Instructions for the task
Would you please transcribe, exactly as written, the lines of the entries below starting at the one that holds "3. turn_right(119.5°)" and ending at the one that holds "5. turn_right(31.1°)", both included?

Collected data entries
▬▬▬

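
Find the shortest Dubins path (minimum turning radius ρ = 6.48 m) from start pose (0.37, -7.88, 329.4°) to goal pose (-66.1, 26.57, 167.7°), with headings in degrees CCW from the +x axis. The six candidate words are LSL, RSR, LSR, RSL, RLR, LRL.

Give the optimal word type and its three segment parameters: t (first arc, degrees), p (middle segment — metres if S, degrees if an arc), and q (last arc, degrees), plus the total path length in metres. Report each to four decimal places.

Let ψ = atan2(Δy, Δx) = atan2(34.45, -66.47) = 152.6032° be the start→goal bearing.
Normalize: d = |goal − start| / ρ = 74.866971/6.48 = 11.553545, α = (θ_start − ψ) mod 360° = 176.7968° = 3.085685 rad, β = (θ_goal − ψ) mod 360° = 15.0968° = 0.263488 rad.
Common terms: sin α = 0.055878, cos α = -0.998438, sin β = 0.260450, cos β = 0.965487, cos(α−β) = -0.949425, d² = 133.484401. Work in radians in the unit-radius frame; every candidate has L = ρ·(t + p + q).
LSL: p² = 2 + d² − 2cos(α−β) + 2d(sin α − sin β) = 132.656193; p = √p² = 11.517647; φ = atan2(cos β − cos α, d + sin α − sin β) = 0.171352 rad; t = (φ − α) mod 2π = 3.368852 rad, q = (β − φ) mod 2π = 0.092136 rad → L = 6.48·(3.368852 + 11.517647 + 0.092136) = 6.48·14.978635 = 97.061554 m
RSR: p² = 2 + d² − 2cos(α−β) + 2d(sin β − sin α) = 142.110311; p = √p² = 11.921003; φ = atan2(cos α − cos β, d − sin α + sin β) = -0.165499 rad; t = (α − φ) mod 2π = 3.251185 rad, q = (φ − β) mod 2π = 5.854198 rad → L = 6.48·(3.251185 + 11.921003 + 5.854198) = 6.48·21.026386 = 136.250979 m
LSR: p² = d² − 2 + 2cos(α−β) + 2d(sin α + sin β) = 136.894967; p = √p² = 11.700212; φ = atan2(−cos α − cos β, d + sin α + sin β) − atan2(−2, p) = 0.172077 rad; t = (φ − α) mod 2π = 3.369577 rad, q = (φ − β) mod 2π = 6.191774 rad → L = 6.48·(3.369577 + 11.700212 + 6.191774) = 6.48·21.261563 = 137.774926 m
RSL: p² = d² − 2 + 2cos(α−β) − 2d(sin α + sin β) = 122.276133; p = √p² = 11.057854; φ = atan2(cos α + cos β, d − sin α − sin β) − atan2(2, p) = -0.181865 rad; t = (α − φ) mod 2π = 3.267550 rad, q = (β − φ) mod 2π = 0.445353 rad → L = 6.48·(3.267550 + 11.057854 + 0.445353) = 6.48·14.770757 = 95.714505 m
RLR: c = (6 − d² + 2cos(α−β) + 2d(sin α − sin β))/8 = -16.763789, |c| > 1 → infeasible
LRL: c = (6 − d² + 2cos(α−β) − 2d(sin α − sin β))/8 = -15.582024, |c| > 1 → infeasible
Shortest: RSL with L = 95.714505 m ≈ 95.7145 m
Convert RSL to answer units (arcs ×180/π): t = 3.267550·180/π = 187.2168°, p = ρ·p = 6.48·11.057854 = 71.6549 m, q = 0.445353·180/π = 25.5168°, L = 95.7145 m.

RSL: t = 187.2168°, p = 71.6549 m, q = 25.5168°, L = 95.7145 m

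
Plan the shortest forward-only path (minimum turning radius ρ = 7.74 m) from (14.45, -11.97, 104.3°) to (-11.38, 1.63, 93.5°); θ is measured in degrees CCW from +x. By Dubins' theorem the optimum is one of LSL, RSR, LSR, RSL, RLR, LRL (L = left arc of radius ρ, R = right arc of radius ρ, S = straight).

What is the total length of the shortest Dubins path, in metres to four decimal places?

Let ψ = atan2(Δy, Δx) = atan2(13.60, -25.83) = 152.2323° be the start→goal bearing.
Normalize: d = |goal − start| / ρ = 29.191590/7.74 = 3.771523, α = (θ_start − ψ) mod 360° = 312.0677° = 5.446609 rad, β = (θ_goal − ψ) mod 360° = 301.2677° = 5.258113 rad.
Common terms: sin α = -0.742354, cos α = 0.670008, sin β = -0.854752, cos β = 0.519037, cos(α−β) = 0.982287, d² = 14.224387. Work in radians in the unit-radius frame; every candidate has L = ρ·(t + p + q).
LSL: p² = 2 + d² − 2cos(α−β) + 2d(sin α − sin β) = 15.107635; p = √p² = 3.886854; φ = atan2(cos β − cos α, d + sin α − sin β) = -0.038851 rad; t = (φ − α) mod 2π = 0.797726 rad, q = (β − φ) mod 2π = 5.296964 rad → L = 7.74·(0.797726 + 3.886854 + 5.296964) = 7.74·9.981544 = 77.257150 m
RSR: p² = 2 + d² − 2cos(α−β) + 2d(sin β − sin α) = 13.411991; p = √p² = 3.662238; φ = atan2(cos α − cos β, d − sin α + sin β) = 0.041235 rad; t = (α − φ) mod 2π = 5.405373 rad, q = (φ − β) mod 2π = 1.066308 rad → L = 7.74·(5.405373 + 3.662238 + 1.066308) = 7.74·10.133919 = 78.436536 m
LSR: p² = d² − 2 + 2cos(α−β) + 2d(sin α + sin β) = 2.141920; p = √p² = 1.463530; φ = atan2(−cos α − cos β, d + sin α + sin β) − atan2(−2, p) = 0.438659 rad; t = (φ − α) mod 2π = 1.275236 rad, q = (φ − β) mod 2π = 1.463731 rad → L = 7.74·(1.275236 + 1.463530 + 1.463731) = 7.74·4.202497 = 32.527328 m
RSL: p² = d² − 2 + 2cos(α−β) − 2d(sin α + sin β) = 26.236003; p = √p² = 5.122109; φ = atan2(cos α + cos β, d − sin α − sin β) − atan2(2, p) = -0.154297 rad; t = (α − φ) mod 2π = 5.600906 rad, q = (β − φ) mod 2π = 5.412410 rad → L = 7.74·(5.600906 + 5.122109 + 5.412410) = 7.74·16.135425 = 124.888190 m
RLR: c = (6 − d² + 2cos(α−β) + 2d(sin α − sin β))/8 = -0.676499; p = 2π − arccos c = 3.969391 rad; φ = atan2(cos α − cos β, d − sin α + sin β) = 0.041235 rad; t = (α − φ + p/2) mod 2π = 1.106883 rad, q = (α − β − t + p) mod 2π = 3.051003 rad → L = 7.74·(1.106883 + 3.969391 + 3.051003) = 7.74·8.127277 = 62.905128 m
LRL: c = (6 − d² + 2cos(α−β) − 2d(sin α − sin β))/8 = -0.888454; p = 2π − arccos c = 3.618423 rad; φ = atan2(cos β − cos α, d + sin α − sin β) = -0.038851 rad; t = (φ − α + p/2) mod 2π = 2.606937 rad, q = (β − α − t + p) mod 2π = 0.822990 rad → L = 7.74·(2.606937 + 3.618423 + 0.822990) = 7.74·7.048349 = 54.554225 m
Shortest: LSR with L = 32.527328 m ≈ 32.5273 m

32.5273 m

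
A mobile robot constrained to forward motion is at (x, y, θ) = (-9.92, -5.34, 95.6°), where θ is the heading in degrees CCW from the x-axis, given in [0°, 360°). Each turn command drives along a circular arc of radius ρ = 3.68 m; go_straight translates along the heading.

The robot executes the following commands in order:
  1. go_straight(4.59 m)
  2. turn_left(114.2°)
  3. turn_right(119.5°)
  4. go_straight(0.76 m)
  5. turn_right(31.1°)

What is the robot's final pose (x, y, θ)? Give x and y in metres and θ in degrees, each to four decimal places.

set_pose: (x, y, θ) = (-9.9200, -5.3400, 95.6000°), ρ = 3.68
go_straight(4.59): x += 4.59·cos θ, y += 4.59·sin θ → (-10.3679, -0.7719, 95.6000°)
turn_left(114.2°): centre at ρ to the left, rotate +114.2° → (-15.8592, 2.0624, 209.8000°)
turn_right(119.5°): centre at ρ to the right, rotate −119.5° → (-21.3680, 5.2365, 90.3000°)
go_straight(0.76): x += 0.76·cos θ, y += 0.76·sin θ → (-21.3720, 5.9965, 90.3000°)
turn_right(31.1°): centre at ρ to the right, rotate −31.1° → (-20.8530, 7.9000, 59.2000°)

(-20.8530, 7.9000, 59.2000°)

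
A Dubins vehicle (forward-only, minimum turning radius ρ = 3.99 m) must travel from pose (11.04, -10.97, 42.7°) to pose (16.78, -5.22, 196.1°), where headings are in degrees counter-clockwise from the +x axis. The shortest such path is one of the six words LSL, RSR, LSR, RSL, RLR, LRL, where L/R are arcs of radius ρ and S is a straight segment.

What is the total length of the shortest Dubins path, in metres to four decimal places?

Let ψ = atan2(Δy, Δx) = atan2(5.75, 5.74) = 45.0499° be the start→goal bearing.
Normalize: d = |goal − start| / ρ = 8.124660/3.99 = 2.036256, α = (θ_start − ψ) mod 360° = 357.6501° = 6.242172 rad, β = (θ_goal − ψ) mod 360° = 151.0501° = 2.636322 rad.
Common terms: sin α = -0.041001, cos α = 0.999159, sin β = 0.484044, cos β = -0.875044, cos(α−β) = -0.894154, d² = 4.146337. Work in radians in the unit-radius frame; every candidate has L = ρ·(t + p + q).
LSL: p² = 2 + d² − 2cos(α−β) + 2d(sin α − sin β) = 5.796392; p = √p² = 2.407570; φ = atan2(cos β − cos α, d + sin α − sin β) = -0.892213 rad; t = (φ − α) mod 2π = 5.431986 rad, q = (β − φ) mod 2π = 3.528535 rad → L = 3.99·(5.431986 + 2.407570 + 3.528535) = 3.99·11.368090 = 45.358679 m
RSR: p² = 2 + d² − 2cos(α−β) + 2d(sin β − sin α) = 10.072899; p = √p² = 3.173783; φ = atan2(cos α − cos β, d − sin α + sin β) = 0.631711 rad; t = (α − φ) mod 2π = 5.610461 rad, q = (φ − β) mod 2π = 4.278574 rad → L = 3.99·(5.610461 + 3.173783 + 4.278574) = 3.99·13.062819 = 52.120646 m
LSR: p² = d² − 2 + 2cos(α−β) + 2d(sin α + sin β) = 2.162325; p = √p² = 1.470485; φ = atan2(−cos α − cos β, d + sin α + sin β) − atan2(−2, p) = 0.886788 rad; t = (φ − α) mod 2π = 0.927801 rad, q = (φ − β) mod 2π = 4.533651 rad → L = 3.99·(0.927801 + 1.470485 + 4.533651) = 3.99·6.931937 = 27.658429 m
RSL: p² = d² − 2 + 2cos(α−β) − 2d(sin α + sin β) = -1.446268 < 0 → infeasible
RLR: c = (6 − d² + 2cos(α−β) + 2d(sin α − sin β))/8 = -0.259112; p = 2π − arccos c = 4.450286 rad; φ = atan2(cos α − cos β, d − sin α + sin β) = 0.631711 rad; t = (α − φ + p/2) mod 2π = 1.552419 rad, q = (α − β − t + p) mod 2π = 0.220532 rad → L = 3.99·(1.552419 + 4.450286 + 0.220532) = 3.99·6.223237 = 24.830714 m
LRL: c = (6 − d² + 2cos(α−β) − 2d(sin α − sin β))/8 = 0.275451; p = 2π − arccos c = 4.991448 rad; φ = atan2(cos β − cos α, d + sin α − sin β) = -0.892213 rad; t = (φ − α + p/2) mod 2π = 1.644524 rad, q = (β − α − t + p) mod 2π = 6.024259 rad → L = 3.99·(1.644524 + 4.991448 + 6.024259) = 3.99·12.660231 = 50.514321 m
Shortest: RLR with L = 24.830714 m ≈ 24.8307 m

24.8307 m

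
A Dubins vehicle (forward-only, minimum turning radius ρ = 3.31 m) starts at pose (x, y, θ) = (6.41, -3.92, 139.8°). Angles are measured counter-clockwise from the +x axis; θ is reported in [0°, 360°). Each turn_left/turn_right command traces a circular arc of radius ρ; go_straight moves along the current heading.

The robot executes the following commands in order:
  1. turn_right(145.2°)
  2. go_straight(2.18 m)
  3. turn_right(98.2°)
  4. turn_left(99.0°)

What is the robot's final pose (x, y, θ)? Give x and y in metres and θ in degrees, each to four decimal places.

set_pose: (x, y, θ) = (6.4100, -3.9200, 139.8000°), ρ = 3.31
turn_right(145.2°): centre at ρ to the right, rotate −145.2° → (8.8580, 1.9035, -5.4000° ≡ 354.6000°)
go_straight(2.18): x += 2.18·cos θ, y += 2.18·sin θ → (11.0283, 1.6983, 354.6000°)
turn_right(98.2°): centre at ρ to the right, rotate −98.2° → (13.9340, -2.3753, 256.4000°)
turn_left(99.0°): centre at ρ to the left, rotate +99.0° → (16.8857, -6.4530, 355.4000°)

(16.8857, -6.4530, 355.4000°)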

▬▬▬

Solution to the problem
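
  3. turn_right(119.5°)
  4. go_straight(0.76 m)
  5. turn_right(31.1°)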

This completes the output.